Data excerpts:
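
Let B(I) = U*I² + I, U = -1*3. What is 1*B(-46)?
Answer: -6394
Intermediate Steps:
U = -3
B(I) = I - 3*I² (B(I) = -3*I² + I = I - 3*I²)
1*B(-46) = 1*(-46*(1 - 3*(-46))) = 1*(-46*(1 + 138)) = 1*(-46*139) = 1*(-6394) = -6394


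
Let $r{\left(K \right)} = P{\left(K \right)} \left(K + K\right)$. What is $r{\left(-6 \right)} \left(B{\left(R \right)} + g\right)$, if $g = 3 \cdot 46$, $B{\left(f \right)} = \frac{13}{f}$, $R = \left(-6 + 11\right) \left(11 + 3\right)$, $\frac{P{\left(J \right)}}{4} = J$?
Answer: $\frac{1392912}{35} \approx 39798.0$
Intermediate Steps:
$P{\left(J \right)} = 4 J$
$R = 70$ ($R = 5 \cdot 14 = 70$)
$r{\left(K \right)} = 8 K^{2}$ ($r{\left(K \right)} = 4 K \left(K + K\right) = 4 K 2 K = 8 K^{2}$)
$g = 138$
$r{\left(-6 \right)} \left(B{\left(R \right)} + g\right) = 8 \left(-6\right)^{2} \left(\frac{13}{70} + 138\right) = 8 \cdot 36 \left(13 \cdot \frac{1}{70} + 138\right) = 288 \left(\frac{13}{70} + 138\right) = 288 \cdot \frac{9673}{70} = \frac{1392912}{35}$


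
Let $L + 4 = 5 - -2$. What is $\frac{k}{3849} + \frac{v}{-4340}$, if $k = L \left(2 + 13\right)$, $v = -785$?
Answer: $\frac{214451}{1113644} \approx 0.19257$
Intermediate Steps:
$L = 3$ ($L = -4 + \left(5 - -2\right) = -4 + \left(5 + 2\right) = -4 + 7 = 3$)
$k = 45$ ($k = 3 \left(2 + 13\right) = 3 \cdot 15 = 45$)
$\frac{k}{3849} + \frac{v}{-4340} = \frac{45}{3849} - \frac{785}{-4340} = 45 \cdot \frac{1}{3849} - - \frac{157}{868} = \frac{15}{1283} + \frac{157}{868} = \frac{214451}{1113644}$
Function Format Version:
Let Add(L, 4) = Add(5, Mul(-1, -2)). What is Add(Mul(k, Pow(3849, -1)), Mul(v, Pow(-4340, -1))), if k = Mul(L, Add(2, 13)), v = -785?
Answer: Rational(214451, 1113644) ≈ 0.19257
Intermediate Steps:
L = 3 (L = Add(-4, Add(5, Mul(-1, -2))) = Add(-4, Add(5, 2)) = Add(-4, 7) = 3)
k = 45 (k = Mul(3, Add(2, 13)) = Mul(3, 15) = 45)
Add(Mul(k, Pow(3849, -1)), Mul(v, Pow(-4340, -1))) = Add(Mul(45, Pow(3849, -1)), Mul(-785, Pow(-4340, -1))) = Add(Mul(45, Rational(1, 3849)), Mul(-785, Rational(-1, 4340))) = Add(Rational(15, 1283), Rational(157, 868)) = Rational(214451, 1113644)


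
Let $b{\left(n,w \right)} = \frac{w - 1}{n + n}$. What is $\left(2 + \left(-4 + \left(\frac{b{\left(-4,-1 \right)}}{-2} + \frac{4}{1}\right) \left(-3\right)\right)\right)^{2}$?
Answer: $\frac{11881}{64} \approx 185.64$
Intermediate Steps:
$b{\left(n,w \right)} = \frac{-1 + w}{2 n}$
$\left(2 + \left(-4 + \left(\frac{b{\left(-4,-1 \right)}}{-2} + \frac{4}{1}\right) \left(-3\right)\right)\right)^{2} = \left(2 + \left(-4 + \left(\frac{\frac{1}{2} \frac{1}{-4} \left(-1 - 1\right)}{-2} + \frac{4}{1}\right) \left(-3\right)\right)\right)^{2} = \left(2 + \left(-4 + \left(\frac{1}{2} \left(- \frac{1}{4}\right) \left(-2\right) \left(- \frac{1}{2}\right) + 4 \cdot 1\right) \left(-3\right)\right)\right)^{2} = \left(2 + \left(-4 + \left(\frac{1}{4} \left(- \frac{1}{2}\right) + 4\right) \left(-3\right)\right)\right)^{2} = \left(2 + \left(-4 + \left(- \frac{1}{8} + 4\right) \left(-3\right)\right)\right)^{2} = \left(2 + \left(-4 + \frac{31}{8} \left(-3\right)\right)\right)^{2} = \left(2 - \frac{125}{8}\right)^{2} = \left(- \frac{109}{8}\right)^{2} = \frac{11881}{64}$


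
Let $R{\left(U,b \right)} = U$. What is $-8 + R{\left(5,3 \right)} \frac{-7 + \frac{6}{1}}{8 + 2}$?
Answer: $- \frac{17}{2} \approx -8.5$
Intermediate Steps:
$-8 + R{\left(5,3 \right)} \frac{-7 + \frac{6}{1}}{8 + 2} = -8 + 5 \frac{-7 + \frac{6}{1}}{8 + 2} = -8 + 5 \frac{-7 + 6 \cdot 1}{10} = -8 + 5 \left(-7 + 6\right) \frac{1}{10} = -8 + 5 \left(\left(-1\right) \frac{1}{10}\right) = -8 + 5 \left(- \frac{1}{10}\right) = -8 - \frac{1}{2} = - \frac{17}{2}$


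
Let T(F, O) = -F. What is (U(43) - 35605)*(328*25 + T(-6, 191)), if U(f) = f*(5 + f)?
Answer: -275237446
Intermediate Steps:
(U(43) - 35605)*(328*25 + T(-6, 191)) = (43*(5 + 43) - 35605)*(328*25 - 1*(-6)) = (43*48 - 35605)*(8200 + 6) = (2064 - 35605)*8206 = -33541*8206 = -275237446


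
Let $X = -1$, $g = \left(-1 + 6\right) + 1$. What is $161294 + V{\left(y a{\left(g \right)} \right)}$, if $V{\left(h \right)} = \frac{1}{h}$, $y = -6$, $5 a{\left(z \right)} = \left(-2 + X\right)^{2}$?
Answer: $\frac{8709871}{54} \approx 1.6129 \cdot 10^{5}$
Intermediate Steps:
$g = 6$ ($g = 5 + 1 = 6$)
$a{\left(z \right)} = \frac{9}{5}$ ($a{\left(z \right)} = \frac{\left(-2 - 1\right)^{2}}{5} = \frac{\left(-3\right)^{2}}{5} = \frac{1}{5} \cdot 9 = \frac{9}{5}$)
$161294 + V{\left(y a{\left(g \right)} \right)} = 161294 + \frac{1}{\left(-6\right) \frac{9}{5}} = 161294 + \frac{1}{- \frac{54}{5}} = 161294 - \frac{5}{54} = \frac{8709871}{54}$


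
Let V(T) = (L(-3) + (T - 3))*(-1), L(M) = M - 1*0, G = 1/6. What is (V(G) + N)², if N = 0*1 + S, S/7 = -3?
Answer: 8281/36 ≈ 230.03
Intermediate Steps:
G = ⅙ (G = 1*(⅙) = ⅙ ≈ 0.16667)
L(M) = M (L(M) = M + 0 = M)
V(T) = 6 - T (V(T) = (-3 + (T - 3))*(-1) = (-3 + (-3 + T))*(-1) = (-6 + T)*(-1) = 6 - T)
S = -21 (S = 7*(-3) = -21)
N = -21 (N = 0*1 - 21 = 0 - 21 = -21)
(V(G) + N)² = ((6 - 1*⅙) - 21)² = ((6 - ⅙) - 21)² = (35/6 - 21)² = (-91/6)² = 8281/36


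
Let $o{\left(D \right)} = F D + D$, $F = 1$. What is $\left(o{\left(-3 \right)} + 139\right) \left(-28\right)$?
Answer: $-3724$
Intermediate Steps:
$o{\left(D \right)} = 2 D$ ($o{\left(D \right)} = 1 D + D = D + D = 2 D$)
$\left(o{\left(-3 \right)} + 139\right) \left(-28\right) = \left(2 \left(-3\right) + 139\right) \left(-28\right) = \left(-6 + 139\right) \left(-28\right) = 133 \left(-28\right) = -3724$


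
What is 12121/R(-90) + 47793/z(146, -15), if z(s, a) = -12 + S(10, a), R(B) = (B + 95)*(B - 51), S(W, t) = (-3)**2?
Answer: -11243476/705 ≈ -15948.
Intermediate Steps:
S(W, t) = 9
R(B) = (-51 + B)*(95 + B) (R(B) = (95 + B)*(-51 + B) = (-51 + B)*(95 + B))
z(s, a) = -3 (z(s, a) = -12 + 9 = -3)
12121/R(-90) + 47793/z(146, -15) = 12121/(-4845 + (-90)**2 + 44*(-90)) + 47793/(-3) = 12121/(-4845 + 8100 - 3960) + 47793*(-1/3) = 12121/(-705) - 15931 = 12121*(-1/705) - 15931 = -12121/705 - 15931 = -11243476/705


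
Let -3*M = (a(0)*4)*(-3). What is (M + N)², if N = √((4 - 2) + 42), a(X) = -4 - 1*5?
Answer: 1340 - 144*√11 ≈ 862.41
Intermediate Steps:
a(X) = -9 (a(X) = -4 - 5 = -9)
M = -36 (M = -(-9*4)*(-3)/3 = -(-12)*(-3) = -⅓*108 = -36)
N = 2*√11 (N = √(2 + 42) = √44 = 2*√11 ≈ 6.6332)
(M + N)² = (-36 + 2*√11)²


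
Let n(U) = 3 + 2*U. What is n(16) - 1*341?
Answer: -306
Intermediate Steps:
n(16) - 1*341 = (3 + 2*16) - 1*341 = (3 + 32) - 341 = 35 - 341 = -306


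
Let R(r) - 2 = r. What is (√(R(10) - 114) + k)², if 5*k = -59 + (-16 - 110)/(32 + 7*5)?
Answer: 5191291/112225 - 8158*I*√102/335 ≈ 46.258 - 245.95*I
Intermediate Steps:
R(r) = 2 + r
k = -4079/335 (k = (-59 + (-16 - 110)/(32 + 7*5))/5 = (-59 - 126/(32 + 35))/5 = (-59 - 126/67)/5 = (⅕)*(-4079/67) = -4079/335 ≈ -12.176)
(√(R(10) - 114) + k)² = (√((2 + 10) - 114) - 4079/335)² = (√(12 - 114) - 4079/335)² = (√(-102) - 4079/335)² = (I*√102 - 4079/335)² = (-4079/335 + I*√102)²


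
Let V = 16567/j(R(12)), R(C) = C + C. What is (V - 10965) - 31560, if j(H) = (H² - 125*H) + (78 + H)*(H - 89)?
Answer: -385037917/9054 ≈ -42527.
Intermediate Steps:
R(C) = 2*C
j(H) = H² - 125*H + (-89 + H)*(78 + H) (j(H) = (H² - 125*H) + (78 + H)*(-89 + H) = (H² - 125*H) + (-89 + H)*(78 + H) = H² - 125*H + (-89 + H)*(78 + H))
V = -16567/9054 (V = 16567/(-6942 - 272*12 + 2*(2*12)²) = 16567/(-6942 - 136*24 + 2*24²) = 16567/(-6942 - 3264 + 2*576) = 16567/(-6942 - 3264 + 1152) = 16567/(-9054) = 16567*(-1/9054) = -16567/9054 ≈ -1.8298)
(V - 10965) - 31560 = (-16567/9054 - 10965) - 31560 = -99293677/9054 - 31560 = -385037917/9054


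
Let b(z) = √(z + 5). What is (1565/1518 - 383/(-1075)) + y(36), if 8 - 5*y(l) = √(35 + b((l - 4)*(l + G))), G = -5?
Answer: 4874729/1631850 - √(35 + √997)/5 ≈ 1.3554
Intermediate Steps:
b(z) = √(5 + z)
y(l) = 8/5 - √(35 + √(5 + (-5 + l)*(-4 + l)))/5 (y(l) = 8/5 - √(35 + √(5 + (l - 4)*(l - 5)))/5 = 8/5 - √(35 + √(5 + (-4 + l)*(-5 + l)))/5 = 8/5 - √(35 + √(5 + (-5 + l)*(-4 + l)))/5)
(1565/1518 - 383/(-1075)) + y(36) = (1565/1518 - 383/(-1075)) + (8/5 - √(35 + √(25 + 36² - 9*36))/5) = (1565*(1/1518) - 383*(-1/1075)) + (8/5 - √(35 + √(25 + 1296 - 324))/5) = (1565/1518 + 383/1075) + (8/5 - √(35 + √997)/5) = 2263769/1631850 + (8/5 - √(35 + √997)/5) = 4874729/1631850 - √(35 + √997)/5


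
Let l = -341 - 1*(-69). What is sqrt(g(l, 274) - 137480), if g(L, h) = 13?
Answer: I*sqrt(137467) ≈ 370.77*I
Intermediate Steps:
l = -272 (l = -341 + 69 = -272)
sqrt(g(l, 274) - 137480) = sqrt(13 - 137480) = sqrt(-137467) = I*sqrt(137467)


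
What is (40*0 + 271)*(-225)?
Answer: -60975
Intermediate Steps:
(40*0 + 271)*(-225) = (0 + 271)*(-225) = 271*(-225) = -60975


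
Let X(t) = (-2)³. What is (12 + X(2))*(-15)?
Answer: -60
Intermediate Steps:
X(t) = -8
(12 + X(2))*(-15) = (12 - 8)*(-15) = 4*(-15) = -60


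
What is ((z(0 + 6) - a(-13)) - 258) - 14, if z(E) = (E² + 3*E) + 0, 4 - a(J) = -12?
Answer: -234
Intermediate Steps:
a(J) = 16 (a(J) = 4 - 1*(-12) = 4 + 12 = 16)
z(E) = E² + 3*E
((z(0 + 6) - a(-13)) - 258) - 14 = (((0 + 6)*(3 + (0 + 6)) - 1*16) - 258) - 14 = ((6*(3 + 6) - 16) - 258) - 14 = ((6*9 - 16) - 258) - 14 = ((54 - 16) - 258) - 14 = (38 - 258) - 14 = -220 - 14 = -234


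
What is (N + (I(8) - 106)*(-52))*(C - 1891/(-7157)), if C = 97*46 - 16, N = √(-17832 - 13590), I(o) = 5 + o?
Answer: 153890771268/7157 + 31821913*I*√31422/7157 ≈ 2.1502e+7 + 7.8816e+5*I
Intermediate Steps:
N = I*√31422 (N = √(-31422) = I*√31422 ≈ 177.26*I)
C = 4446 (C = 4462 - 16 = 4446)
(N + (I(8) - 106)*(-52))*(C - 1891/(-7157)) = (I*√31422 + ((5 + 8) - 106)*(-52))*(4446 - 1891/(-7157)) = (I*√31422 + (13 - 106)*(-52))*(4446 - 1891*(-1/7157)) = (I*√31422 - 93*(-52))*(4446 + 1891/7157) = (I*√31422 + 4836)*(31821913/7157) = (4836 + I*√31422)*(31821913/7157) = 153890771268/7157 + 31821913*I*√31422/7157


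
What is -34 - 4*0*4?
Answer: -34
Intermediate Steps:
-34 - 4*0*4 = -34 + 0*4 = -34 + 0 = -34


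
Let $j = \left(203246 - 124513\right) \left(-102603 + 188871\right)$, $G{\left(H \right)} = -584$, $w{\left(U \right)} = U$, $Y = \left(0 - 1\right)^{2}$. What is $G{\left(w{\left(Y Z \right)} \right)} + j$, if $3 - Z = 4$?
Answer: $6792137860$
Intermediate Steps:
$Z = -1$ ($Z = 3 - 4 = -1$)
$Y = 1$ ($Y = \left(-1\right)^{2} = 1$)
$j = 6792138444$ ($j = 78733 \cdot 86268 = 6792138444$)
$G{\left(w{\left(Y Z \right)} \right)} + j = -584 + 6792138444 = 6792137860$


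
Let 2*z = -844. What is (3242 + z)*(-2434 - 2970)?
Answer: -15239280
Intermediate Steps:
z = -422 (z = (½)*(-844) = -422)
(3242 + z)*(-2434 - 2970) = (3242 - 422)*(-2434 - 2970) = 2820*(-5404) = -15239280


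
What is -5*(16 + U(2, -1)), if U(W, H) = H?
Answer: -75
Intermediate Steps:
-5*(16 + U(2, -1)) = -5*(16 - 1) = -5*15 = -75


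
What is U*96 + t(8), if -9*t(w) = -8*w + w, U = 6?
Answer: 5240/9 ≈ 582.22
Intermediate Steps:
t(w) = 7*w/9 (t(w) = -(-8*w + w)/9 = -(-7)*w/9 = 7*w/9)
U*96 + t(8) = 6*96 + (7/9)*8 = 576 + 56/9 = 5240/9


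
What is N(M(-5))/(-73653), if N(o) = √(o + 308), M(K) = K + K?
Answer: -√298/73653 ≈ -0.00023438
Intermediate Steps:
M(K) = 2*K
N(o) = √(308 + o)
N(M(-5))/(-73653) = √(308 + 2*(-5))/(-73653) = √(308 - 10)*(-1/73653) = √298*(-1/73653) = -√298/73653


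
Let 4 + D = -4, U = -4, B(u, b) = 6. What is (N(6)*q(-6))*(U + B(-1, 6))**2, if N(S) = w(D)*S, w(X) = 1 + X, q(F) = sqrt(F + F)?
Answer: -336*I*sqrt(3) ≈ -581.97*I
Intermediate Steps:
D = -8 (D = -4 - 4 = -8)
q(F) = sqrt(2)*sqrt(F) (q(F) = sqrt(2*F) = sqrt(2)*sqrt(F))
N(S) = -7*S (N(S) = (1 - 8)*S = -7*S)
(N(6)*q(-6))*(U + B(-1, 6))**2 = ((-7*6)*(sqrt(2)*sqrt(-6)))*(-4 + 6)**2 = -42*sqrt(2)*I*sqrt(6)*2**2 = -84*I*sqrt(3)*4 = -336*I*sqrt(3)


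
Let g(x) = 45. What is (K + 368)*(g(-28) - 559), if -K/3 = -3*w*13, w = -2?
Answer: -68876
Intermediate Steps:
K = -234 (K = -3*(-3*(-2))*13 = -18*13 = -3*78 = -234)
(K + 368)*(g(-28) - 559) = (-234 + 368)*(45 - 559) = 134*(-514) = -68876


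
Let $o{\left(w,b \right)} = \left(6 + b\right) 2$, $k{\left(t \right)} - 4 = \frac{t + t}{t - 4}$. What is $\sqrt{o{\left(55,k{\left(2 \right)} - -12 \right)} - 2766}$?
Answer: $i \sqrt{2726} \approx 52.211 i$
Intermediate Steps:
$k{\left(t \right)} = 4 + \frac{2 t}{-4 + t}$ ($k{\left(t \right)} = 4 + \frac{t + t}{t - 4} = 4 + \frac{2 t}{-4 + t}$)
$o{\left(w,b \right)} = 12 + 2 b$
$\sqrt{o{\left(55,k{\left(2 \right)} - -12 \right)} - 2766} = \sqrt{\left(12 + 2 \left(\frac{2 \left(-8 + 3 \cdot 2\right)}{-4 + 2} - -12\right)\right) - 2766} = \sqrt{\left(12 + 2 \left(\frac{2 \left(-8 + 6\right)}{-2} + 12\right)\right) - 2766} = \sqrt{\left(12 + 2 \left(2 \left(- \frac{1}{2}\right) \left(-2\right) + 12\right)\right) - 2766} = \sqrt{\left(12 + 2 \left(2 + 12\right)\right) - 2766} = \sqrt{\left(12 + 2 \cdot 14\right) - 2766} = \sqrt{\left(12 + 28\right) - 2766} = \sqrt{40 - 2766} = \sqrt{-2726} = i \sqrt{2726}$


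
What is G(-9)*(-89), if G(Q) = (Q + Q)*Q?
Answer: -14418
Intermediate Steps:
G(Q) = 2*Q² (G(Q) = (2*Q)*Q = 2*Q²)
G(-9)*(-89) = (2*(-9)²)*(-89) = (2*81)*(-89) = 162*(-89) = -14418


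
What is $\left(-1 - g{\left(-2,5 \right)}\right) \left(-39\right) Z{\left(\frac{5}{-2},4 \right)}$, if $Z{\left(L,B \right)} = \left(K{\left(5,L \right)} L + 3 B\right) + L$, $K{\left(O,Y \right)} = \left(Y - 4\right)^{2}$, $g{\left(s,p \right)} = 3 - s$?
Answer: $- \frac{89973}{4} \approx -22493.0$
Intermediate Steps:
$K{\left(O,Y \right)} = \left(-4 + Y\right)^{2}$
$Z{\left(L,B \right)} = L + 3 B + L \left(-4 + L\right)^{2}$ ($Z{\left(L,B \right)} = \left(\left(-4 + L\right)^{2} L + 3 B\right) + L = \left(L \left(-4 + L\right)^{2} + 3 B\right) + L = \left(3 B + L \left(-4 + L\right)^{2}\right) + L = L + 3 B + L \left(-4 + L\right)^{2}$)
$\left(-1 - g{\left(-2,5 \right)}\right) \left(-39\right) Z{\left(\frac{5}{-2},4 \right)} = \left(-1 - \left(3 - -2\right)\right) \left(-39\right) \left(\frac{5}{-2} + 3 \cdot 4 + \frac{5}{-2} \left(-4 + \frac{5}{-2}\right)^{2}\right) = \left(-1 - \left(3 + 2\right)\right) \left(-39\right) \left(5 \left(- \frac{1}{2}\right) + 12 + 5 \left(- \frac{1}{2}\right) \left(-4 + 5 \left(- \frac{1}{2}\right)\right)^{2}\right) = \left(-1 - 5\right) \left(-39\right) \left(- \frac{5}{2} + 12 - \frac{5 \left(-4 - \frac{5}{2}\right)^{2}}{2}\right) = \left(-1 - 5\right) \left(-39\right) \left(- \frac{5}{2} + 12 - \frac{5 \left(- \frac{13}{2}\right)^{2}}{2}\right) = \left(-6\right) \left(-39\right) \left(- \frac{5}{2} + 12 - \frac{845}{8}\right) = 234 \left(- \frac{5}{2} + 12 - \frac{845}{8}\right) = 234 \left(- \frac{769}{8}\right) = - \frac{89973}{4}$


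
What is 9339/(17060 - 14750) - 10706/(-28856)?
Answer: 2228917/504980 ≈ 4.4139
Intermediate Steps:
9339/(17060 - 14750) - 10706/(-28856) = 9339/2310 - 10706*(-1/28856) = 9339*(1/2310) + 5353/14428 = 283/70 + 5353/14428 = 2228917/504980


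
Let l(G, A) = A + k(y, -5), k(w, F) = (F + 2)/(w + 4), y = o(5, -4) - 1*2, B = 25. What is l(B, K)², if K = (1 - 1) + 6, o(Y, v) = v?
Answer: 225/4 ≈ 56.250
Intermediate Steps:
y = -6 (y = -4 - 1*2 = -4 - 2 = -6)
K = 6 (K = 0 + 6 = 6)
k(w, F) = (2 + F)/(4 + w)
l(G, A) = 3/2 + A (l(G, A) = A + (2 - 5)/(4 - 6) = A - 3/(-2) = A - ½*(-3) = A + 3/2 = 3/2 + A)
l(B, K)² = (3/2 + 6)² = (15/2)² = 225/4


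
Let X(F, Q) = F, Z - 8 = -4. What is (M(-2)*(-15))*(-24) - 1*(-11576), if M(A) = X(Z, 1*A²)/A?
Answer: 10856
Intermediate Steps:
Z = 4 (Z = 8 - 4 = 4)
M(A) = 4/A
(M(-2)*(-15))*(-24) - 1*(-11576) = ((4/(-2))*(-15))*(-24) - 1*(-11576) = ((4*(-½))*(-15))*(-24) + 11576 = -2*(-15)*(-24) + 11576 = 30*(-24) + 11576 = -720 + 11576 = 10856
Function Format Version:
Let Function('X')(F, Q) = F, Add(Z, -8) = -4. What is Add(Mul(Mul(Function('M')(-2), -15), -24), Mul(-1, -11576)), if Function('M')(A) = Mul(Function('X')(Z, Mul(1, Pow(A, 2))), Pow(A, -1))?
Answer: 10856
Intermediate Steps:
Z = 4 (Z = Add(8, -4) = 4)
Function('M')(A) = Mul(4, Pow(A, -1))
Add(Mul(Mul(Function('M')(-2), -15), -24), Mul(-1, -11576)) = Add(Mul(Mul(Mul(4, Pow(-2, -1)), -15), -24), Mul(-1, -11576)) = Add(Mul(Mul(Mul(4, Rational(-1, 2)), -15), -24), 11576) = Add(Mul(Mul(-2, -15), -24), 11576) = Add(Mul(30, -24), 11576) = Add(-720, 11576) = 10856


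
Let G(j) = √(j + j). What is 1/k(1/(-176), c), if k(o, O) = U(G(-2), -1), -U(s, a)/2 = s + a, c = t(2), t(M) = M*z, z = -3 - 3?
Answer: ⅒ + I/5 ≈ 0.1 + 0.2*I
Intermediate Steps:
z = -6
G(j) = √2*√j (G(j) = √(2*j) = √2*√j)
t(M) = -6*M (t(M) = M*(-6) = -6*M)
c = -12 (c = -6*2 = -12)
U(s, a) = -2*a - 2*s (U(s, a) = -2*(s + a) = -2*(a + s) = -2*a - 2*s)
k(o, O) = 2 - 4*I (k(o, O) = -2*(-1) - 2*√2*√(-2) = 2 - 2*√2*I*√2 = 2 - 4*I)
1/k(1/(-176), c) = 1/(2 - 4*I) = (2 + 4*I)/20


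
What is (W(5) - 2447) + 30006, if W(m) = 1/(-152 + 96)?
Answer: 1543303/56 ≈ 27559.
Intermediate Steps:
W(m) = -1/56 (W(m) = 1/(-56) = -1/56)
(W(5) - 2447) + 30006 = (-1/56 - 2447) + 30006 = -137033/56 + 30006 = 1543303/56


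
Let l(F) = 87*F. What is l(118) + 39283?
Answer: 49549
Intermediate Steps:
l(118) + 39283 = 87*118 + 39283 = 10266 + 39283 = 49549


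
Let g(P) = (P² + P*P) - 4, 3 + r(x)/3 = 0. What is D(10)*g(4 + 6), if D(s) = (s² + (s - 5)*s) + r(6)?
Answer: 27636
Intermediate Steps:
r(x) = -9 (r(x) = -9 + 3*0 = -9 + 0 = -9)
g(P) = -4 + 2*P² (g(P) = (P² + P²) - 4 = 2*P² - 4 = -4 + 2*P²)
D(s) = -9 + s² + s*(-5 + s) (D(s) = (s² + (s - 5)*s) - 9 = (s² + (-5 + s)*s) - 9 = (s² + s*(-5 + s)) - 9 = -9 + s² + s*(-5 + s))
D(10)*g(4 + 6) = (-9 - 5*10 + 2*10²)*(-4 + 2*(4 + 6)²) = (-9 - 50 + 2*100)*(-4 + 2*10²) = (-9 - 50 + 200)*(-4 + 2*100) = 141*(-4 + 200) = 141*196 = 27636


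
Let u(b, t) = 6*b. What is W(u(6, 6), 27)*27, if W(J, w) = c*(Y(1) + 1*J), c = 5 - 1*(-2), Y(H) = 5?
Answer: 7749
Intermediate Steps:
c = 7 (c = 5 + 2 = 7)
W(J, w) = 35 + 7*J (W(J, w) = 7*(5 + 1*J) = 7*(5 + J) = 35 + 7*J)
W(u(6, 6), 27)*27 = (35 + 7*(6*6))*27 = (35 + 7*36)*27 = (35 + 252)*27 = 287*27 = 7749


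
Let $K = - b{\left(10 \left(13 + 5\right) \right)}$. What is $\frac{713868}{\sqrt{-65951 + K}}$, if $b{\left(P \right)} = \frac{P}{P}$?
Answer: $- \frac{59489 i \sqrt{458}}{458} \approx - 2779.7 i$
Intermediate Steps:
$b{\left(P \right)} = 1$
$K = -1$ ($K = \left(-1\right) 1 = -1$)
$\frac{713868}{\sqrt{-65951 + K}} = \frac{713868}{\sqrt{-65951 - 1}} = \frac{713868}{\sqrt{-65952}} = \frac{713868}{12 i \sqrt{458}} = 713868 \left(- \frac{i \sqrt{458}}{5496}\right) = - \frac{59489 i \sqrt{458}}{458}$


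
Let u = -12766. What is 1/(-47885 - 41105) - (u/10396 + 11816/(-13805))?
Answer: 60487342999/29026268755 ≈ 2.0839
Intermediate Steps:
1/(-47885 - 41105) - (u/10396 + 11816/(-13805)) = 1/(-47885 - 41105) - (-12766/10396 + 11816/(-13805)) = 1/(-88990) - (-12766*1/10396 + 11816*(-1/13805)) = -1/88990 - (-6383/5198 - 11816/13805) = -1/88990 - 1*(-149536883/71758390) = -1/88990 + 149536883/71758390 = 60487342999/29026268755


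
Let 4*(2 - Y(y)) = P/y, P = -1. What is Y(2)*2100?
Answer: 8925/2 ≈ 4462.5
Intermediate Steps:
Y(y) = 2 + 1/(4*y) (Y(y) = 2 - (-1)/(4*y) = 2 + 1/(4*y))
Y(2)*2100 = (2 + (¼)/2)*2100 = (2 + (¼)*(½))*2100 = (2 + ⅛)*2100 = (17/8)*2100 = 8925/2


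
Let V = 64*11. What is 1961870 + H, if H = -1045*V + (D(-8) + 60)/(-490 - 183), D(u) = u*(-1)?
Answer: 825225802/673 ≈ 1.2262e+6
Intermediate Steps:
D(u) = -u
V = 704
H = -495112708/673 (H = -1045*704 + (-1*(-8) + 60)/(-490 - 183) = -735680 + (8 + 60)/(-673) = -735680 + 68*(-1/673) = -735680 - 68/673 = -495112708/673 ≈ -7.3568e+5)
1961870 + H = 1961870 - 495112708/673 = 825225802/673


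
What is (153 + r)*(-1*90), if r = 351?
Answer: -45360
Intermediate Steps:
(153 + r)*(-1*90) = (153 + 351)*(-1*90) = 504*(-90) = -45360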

WORK REQUIRED: Which lines in the records above contain the string "approx"? Copy each one.

RESPONSE:
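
Answer: $\frac{1392912}{35} \approx 39798.0$
Answer: $\frac{214451}{1113644} \approx 0.19257$
Answer: $\frac{11881}{64} \approx 185.64$
Answer: $- \frac{17}{2} \approx -8.5$
Answer: $\frac{8709871}{54} \approx 1.6129 \cdot 10^{5}$
Answer: $i \sqrt{2726} \approx 52.211 i$
Answer: $- \frac{89973}{4} \approx -22493.0$
Answer: $- \frac{59489 i \sqrt{458}}{458} \approx - 2779.7 i$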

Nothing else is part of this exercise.